## PROBLEM DETAILS
Return only the line that contains "98 before 0." and each line after it, through the last line of the data below, copied exactly.

## RECORDS
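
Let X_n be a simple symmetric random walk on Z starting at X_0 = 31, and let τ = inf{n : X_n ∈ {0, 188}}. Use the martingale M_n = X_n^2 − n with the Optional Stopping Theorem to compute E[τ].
E[τ] = 4867

M_n = X_n^2 − n is a martingale (since E[X_{n+1}^2 | F_n] = X_n^2 + 1). By OST (τ has finite mean in a bounded region), E[M_τ] = E[M_0] = X_0^2 − 0 = 31^2 = 961. Also E[M_τ] = E[X_τ^2] − E[τ]. The walk exits at 0 or 188, with P(hit 188 first) = 31/188, so E[X_τ^2] = 188^2 · 31/188 + 0 = 5828. Thus E[τ] = E[X_τ^2] − E[M_τ] = 5828 − 961 = 4867 = 31(188 − 31) = 4867.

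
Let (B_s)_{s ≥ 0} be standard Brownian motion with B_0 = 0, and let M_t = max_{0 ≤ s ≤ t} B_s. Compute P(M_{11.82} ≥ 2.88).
P(M_{11.82} ≥ 2.88) = 2·P(B_{11.82} ≥ 2.88) = 2(1 − Φ(2.88/√11.82)) ≈ 0.4022

By the reflection principle for Brownian motion, P(M_t ≥ a) = 2 · P(B_t ≥ a) for a ≥ 0. Since B_t ~ N(0, t), P(B_t ≥ 2.88) = 1 − Φ(2.88/√t) = 1 − Φ(2.88/√11.82) = 1 − Φ(0.8377). So
  P(M_{11.82} ≥ 2.88) = 2(1 − Φ(0.8377)) ≈ 0.4022.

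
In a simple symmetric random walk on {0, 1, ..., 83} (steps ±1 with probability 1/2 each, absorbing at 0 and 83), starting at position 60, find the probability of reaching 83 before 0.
P(hit 83 before 0) = 60/83

Let u_k = P(hit 83 before 0 | start at k). Then u_0 = 0, u_83 = 1, and u_k = u_{k-1}/2 + u_{k+1}/2 for 1 ≤ k ≤ 82. This harmonic recurrence is solved by u_k = k/83, giving u_60 = 60/83.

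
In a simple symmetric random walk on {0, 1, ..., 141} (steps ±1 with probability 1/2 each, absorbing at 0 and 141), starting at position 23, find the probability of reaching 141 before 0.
P(hit 141 before 0) = 23/141

Let u_k = P(hit 141 before 0 | start at k). Then u_0 = 0, u_141 = 1, and u_k = u_{k-1}/2 + u_{k+1}/2 for 1 ≤ k ≤ 140. This harmonic recurrence is solved by u_k = k/141, giving u_23 = 23/141.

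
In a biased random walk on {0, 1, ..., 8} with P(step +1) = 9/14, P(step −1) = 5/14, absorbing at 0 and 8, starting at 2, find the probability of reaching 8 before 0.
P(hit 8 before 0) = (1 − (5/9)^2) / (1 − (5/9)^8) = 531441/761716

Let u_k denote P(reach 8 before 0 | start at k). Boundary: u_0 = 0, u_8 = 1. Recurrence: u_k = 9/14·u_{k+1} + 5/14·u_{k-1} for 1 ≤ k ≤ 7. Try u_k = A + B·r^k with r = q/p = (5/14)/(9/14) = 5/9. Substitution satisfies the recurrence; boundary conditions give:
  u_k = (1 − r^k) / (1 − r^N) = (1 − (5/9)^2) / (1 − (5/9)^8) = 531441/761716.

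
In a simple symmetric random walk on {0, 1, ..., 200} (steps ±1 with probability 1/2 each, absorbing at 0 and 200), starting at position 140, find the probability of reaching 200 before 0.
P(hit 200 before 0) = 140/200 = 7/10

Let u_k = P(hit 200 before 0 | start at k). Then u_0 = 0, u_200 = 1, and u_k = u_{k-1}/2 + u_{k+1}/2 for 1 ≤ k ≤ 199. This harmonic recurrence is solved by u_k = k/200, giving u_140 = 140/200 = 7/10.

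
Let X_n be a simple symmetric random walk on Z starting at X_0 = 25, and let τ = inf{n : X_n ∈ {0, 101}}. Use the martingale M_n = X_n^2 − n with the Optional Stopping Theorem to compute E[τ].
E[τ] = 1900

M_n = X_n^2 − n is a martingale (since E[X_{n+1}^2 | F_n] = X_n^2 + 1). By OST (τ has finite mean in a bounded region), E[M_τ] = E[M_0] = X_0^2 − 0 = 25^2 = 625. Also E[M_τ] = E[X_τ^2] − E[τ]. The walk exits at 0 or 101, with P(hit 101 first) = 25/101, so E[X_τ^2] = 101^2 · 25/101 + 0 = 2525. Thus E[τ] = E[X_τ^2] − E[M_τ] = 2525 − 625 = 1900 = 25(101 − 25) = 1900.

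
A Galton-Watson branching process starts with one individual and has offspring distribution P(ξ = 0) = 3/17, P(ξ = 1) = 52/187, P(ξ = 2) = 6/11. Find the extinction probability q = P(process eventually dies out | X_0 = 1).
q = 11/34

The pgf is f(s) = 3/17 + 52/187·s + 6/11·s². The extinction probability q is the smallest fixed point of f in [0, 1]. Setting s = f(s):
  6/11·s² + (52/187 − 1)·s + 3/17 = 0
  6/11·s² − (3/17 + 6/11)·s + 3/17 = 0
which factors as (s − 1)·(6/11·s − 3/17) = 0, giving roots s = 1 and s = (3/17)/(6/11) = 11/34.
Mean offspring μ = 52/187 + 2·6/11 = 256/187 > 1 (supercritical), so q < 1. The extinction probability is the smaller root: q = (3/17)/(6/11) = 11/34.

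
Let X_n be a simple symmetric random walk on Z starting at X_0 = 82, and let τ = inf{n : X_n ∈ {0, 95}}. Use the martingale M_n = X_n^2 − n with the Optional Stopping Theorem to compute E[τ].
E[τ] = 1066

M_n = X_n^2 − n is a martingale (since E[X_{n+1}^2 | F_n] = X_n^2 + 1). By OST (τ has finite mean in a bounded region), E[M_τ] = E[M_0] = X_0^2 − 0 = 82^2 = 6724. Also E[M_τ] = E[X_τ^2] − E[τ]. The walk exits at 0 or 95, with P(hit 95 first) = 82/95, so E[X_τ^2] = 95^2 · 82/95 + 0 = 7790. Thus E[τ] = E[X_τ^2] − E[M_τ] = 7790 − 6724 = 1066 = 82(95 − 82) = 1066.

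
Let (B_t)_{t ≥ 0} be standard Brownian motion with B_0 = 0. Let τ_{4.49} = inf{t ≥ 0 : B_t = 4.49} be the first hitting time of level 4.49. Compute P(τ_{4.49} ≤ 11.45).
P(τ_{4.49} ≤ 11.45) = 2(1 − Φ(4.49/√11.45)) = 2(1 − Φ(1.3269)) ≈ 0.1845

By the reflection principle for standard BM, P(τ_b ≤ t) = 2 · P(B_t ≥ b). Since B_t ~ N(0, t), P(B_t ≥ 4.49) = 1 − Φ(4.49/√t) = 1 − Φ(4.49/√11.45) = 1 − Φ(1.3269) ≈ 0.09227. Doubling: P(τ_{4.49} ≤ 11.45) ≈ 2 · 0.09227 = 0.18454 ≈ 0.1845.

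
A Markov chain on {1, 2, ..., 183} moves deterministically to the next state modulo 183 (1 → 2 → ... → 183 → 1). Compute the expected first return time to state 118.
E[T_118 | X_0 = 118] = 183

The chain cycles deterministically, so starting at state 118 it returns in exactly 183 steps. Equivalently, the stationary distribution is uniform π_j = 1/183 for every state j, so by Kac's formula E[T_118] = 1/π_118 = 183.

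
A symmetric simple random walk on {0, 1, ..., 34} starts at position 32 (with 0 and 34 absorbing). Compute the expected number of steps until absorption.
E[τ | X_0 = 32] = 64

Let v_k = E[τ | X_0 = k]. Boundary: v_0 = v_34 = 0. Recurrence: v_k = 1 + (v_{k-1} + v_{k+1})/2 for 1 ≤ k ≤ 33. The particular solution to v_k − (v_{k-1} + v_{k+1})/2 = 1 is v_k = −k^2. Adding homogeneous solution A + B k and matching boundaries gives v_k = k (34 − k). Substituting k = 32: v_32 = 32 · 2 = 64.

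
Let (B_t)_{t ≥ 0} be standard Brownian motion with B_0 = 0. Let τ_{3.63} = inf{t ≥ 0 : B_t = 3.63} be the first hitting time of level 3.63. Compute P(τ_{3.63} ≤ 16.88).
P(τ_{3.63} ≤ 16.88) = 2(1 − Φ(3.63/√16.88)) = 2(1 − Φ(0.8835)) ≈ 0.3770

By the reflection principle for standard BM, P(τ_b ≤ t) = 2 · P(B_t ≥ b). Since B_t ~ N(0, t), P(B_t ≥ 3.63) = 1 − Φ(3.63/√t) = 1 − Φ(3.63/√16.88) = 1 − Φ(0.8835) ≈ 0.18848. Doubling: P(τ_{3.63} ≤ 16.88) ≈ 2 · 0.18848 = 0.37696 ≈ 0.3770.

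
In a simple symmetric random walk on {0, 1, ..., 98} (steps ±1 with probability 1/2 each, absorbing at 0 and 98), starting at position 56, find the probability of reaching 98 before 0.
P(hit 98 before 0) = 56/98 = 4/7

Let u_k = P(hit 98 before 0 | start at k). Then u_0 = 0, u_98 = 1, and u_k = u_{k-1}/2 + u_{k+1}/2 for 1 ≤ k ≤ 97. This harmonic recurrence is solved by u_k = k/98, giving u_56 = 56/98 = 4/7.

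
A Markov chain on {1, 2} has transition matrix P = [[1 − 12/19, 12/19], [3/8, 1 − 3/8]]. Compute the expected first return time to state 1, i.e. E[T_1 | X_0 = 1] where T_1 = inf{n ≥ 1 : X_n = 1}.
E[T_1 | X_0 = 1] = 1/π_1 = 51/19

For an irreducible recurrent Markov chain with stationary distribution π, E[T_i | X_0 = i] = 1/π_i (Kac's formula). Here π_1 = (3/8)/(12/19 + 3/8) = (3/8)/(153/152) = 19/51, so E[T_1 | X_0 = 1] = 1/π_1 = (12/19 + 3/8)/(3/8) = (153/152)/(3/8) = 51/19.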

## SOLUTION
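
In a simple symmetric random walk on {0, 1, ..., 98} (steps ±1 with probability 1/2 each, absorbing at 0 and 98), starting at position 56, find the probability of reaching 98 before 0.
P(hit 98 before 0) = 56/98 = 4/7

Let u_k = P(hit 98 before 0 | start at k). Then u_0 = 0, u_98 = 1, and u_k = u_{k-1}/2 + u_{k+1}/2 for 1 ≤ k ≤ 97. This harmonic recurrence is solved by u_k = k/98, giving u_56 = 56/98 = 4/7.

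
A Markov chain on {1, 2} has transition matrix P = [[1 − 12/19, 12/19], [3/8, 1 − 3/8]]. Compute the expected first return time to state 1, i.e. E[T_1 | X_0 = 1] where T_1 = inf{n ≥ 1 : X_n = 1}.
E[T_1 | X_0 = 1] = 1/π_1 = 51/19

For an irreducible recurrent Markov chain with stationary distribution π, E[T_i | X_0 = i] = 1/π_i (Kac's formula). Here π_1 = (3/8)/(12/19 + 3/8) = (3/8)/(153/152) = 19/51, so E[T_1 | X_0 = 1] = 1/π_1 = (12/19 + 3/8)/(3/8) = (153/152)/(3/8) = 51/19.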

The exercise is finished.